• Problem to solve
Write out every entry exactly as it appears.
─── Exercise material
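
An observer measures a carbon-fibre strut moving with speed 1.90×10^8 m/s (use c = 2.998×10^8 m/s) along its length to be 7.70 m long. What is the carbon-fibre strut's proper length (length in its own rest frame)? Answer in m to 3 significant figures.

L₀ ≈ 9.95 m

β = v/c = 1.90×10^8 / 2.998×10^8 = 0.63376
γ = 1/√(1 − 0.63376²) = 1.2928
L₀ = γL = 1.2928 × 7.70 = 9.95 m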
──────
• Answer space
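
An observer measures a carbon-fibre strut moving with speed 1.90×10^8 m/s (use c = 2.998×10^8 m/s) along its length to be 7.70 m long. What is the carbon-fibre strut's proper length (length in its own rest frame)? Answer in m to 3 significant figures.

L₀ ≈ 9.95 m

β = v/c = 1.90×10^8 / 2.998×10^8 = 0.63376
γ = 1/√(1 − 0.63376²) = 1.2928
L₀ = γL = 1.2928 × 7.70 = 9.95 m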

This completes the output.